■ **Listed entries**:
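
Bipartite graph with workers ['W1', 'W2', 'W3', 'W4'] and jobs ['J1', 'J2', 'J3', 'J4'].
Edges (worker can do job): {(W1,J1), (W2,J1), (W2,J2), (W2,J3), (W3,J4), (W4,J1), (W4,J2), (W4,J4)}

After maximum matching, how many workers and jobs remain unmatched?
Unmatched: 0 workers, 0 jobs

Maximum matching size: 4
Workers: 4 total, 4 matched, 0 unmatched
Jobs: 4 total, 4 matched, 0 unmatched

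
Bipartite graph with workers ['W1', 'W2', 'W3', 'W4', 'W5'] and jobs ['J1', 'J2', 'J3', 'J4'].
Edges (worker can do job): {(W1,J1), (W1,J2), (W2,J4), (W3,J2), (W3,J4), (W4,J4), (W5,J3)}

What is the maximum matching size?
Maximum matching size = 4

Maximum matching: {(W1,J1), (W3,J2), (W4,J4), (W5,J3)}
Size: 4

This assigns 4 workers to 4 distinct jobs.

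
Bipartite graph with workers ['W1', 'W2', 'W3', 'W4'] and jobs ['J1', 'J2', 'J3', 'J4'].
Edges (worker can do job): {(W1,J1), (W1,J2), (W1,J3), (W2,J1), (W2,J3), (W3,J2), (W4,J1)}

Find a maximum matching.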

■ **Aim of the task**:
The expected output is every line from the material above where "Edges" can be found.

■ **Response**:
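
Edges (worker can do job): {(W1,J1), (W2,J1), (W2,J2), (W2,J3), (W3,J4), (W4,J1), (W4,J2), (W4,J4)}
Edges (worker can do job): {(W1,J1), (W1,J2), (W2,J4), (W3,J2), (W3,J4), (W4,J4), (W5,J3)}
Edges (worker can do job): {(W1,J1), (W1,J2), (W1,J3), (W2,J1), (W2,J3), (W3,J2), (W4,J1)}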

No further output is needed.